== Records for this task ==

[Start of Attachment]

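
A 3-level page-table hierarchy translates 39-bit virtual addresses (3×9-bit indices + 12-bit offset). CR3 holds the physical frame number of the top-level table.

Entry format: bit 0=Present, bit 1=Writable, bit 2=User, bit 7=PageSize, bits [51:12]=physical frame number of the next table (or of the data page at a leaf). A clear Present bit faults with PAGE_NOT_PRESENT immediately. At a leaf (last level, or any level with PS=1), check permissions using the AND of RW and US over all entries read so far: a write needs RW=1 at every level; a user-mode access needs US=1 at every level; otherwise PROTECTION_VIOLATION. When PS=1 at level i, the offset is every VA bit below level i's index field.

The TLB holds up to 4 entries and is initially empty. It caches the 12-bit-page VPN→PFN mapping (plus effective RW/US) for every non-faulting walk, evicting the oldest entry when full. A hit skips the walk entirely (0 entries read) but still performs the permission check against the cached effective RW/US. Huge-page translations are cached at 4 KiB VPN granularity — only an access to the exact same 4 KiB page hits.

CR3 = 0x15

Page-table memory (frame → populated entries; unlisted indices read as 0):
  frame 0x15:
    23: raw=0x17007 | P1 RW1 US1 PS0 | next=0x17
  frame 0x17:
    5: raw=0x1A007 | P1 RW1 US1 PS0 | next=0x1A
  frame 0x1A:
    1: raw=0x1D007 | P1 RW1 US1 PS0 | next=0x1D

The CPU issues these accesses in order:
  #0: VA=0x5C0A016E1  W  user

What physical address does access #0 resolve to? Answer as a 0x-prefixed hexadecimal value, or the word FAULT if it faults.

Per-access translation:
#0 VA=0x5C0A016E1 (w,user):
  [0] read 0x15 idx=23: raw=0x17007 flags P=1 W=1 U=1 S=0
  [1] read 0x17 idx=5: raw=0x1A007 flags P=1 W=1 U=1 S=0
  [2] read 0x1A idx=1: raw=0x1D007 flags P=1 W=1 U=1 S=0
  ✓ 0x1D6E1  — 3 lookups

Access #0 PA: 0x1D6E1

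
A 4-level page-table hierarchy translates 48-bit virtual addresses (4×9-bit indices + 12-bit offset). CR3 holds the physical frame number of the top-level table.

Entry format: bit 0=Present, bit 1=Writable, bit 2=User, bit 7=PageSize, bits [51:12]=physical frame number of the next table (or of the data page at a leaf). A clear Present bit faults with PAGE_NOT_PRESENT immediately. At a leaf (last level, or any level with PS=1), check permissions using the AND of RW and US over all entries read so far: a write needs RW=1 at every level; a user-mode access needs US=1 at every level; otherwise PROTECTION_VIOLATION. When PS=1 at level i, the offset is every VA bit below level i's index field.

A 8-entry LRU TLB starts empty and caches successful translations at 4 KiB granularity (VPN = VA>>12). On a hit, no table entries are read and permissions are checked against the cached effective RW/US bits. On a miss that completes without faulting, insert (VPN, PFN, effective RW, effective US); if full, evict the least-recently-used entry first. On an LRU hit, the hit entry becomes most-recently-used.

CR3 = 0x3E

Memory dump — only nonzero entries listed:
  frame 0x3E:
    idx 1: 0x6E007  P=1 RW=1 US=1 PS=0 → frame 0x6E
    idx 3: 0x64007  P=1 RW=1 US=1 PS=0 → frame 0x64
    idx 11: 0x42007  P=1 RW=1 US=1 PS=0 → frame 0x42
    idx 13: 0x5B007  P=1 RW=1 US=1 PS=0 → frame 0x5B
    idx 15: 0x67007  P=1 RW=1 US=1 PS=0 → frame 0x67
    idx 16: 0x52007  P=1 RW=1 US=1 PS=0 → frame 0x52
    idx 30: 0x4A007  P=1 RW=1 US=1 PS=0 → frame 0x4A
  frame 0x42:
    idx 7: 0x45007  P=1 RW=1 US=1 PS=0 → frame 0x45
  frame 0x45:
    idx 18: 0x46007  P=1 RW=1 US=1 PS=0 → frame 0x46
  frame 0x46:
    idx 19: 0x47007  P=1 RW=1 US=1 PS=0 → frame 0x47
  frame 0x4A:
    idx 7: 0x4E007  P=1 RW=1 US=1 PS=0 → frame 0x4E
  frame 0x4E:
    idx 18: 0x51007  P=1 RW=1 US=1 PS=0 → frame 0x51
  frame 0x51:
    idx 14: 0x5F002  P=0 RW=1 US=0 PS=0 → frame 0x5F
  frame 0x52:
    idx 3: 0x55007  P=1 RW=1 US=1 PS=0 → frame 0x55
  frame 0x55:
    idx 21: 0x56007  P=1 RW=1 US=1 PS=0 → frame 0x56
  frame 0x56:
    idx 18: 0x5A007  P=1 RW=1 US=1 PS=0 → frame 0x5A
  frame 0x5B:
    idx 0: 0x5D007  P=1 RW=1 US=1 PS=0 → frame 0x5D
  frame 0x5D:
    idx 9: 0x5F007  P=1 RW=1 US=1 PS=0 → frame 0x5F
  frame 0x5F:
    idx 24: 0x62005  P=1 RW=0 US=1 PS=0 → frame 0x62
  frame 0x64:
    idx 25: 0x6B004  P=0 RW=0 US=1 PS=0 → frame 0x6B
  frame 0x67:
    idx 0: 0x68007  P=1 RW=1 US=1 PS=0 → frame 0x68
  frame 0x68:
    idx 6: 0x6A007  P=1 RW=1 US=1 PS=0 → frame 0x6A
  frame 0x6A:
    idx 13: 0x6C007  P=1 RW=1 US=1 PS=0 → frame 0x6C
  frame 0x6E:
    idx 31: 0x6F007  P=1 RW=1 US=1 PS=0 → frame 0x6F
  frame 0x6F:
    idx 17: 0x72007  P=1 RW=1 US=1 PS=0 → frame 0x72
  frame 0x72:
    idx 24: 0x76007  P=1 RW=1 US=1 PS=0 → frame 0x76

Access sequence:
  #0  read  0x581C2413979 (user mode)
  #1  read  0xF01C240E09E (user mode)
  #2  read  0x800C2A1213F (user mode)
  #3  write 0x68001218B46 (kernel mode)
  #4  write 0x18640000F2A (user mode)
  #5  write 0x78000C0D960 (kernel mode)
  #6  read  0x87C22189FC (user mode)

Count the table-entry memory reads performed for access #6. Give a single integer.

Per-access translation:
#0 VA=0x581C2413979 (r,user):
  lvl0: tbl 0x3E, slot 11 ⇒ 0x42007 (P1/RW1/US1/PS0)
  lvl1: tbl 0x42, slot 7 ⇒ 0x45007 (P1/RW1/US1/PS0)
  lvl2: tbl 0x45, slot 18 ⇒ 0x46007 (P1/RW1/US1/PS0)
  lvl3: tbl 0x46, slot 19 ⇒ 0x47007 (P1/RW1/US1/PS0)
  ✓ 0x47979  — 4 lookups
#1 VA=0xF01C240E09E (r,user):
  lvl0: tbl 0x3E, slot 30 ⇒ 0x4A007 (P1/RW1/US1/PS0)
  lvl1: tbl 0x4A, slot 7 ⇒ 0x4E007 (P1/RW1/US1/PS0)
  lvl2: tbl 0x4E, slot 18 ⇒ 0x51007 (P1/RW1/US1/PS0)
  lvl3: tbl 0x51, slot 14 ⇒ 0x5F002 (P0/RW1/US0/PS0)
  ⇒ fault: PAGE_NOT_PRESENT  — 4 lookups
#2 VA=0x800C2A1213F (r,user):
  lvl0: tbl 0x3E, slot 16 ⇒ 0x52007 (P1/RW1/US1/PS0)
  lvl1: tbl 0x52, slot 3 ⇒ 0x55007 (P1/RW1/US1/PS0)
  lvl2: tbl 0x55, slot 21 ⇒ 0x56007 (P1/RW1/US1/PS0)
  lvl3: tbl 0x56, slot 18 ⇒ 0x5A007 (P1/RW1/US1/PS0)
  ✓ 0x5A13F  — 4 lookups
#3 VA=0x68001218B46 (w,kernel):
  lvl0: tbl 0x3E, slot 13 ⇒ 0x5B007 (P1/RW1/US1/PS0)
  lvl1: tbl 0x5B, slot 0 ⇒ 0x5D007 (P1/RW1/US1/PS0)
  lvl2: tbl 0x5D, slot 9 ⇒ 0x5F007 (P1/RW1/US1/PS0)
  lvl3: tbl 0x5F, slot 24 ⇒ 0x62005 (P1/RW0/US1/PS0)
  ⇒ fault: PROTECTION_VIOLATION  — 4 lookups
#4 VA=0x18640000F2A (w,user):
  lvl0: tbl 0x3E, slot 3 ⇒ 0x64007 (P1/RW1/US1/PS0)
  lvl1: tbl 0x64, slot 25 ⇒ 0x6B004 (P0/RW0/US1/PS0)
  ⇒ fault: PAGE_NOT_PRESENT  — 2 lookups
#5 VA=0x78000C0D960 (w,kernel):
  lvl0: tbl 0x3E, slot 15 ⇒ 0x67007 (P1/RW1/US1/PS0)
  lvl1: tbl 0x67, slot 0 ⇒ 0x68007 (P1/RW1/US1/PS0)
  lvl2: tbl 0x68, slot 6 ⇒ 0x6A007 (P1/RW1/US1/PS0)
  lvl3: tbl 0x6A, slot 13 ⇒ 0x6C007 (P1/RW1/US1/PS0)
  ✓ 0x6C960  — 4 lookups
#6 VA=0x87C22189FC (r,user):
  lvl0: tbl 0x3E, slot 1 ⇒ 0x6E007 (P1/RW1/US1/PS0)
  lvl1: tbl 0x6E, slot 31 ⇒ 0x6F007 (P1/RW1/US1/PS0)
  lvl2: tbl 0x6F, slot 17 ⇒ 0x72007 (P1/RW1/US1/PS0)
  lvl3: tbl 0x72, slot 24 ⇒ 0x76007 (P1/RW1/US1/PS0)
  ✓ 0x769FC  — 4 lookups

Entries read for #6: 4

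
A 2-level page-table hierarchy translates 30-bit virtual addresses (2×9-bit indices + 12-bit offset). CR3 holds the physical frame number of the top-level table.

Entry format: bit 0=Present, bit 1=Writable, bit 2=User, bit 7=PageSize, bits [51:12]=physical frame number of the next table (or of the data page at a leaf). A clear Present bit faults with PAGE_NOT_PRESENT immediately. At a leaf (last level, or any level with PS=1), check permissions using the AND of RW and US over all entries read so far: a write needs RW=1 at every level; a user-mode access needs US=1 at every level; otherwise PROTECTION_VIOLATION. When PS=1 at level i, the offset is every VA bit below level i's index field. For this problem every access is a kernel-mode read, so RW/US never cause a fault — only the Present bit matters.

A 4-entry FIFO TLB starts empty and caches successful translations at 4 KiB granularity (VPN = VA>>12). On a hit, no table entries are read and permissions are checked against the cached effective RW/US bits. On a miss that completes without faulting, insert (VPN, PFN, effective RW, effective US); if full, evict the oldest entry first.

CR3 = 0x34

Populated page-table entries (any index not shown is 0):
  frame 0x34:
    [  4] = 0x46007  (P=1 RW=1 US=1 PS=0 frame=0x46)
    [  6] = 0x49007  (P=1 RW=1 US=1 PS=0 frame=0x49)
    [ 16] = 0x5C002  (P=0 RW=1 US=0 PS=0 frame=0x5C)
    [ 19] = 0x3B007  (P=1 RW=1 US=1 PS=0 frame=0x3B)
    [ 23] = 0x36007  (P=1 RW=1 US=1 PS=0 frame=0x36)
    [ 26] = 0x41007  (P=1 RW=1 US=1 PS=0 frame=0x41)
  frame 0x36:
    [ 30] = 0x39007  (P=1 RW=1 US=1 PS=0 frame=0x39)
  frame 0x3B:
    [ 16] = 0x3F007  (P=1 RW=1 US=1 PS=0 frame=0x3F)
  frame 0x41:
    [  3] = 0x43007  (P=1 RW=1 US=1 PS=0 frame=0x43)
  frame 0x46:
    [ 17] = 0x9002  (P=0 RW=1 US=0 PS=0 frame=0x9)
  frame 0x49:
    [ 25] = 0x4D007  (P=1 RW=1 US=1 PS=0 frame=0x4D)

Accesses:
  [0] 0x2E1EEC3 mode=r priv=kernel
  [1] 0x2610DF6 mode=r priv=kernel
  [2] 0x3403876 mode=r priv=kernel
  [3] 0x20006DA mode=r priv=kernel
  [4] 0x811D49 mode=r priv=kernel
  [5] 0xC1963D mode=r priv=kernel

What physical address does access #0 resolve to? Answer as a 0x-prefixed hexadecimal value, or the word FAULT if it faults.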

[End of Attachment]

== Assignment ==
Only the lines from the one holding "[3] 0x20006DA mode=r priv=kernel" through the final line of the entries, both included, should be given again, word for word.

== The answer ==
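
  [3] 0x20006DA mode=r priv=kernel
  [4] 0x811D49 mode=r priv=kernel
  [5] 0xC1963D mode=r priv=kernel

What physical address does access #0 resolve to? Answer as a 0x-prefixed hexadecimal value, or the word FAULT if it faults.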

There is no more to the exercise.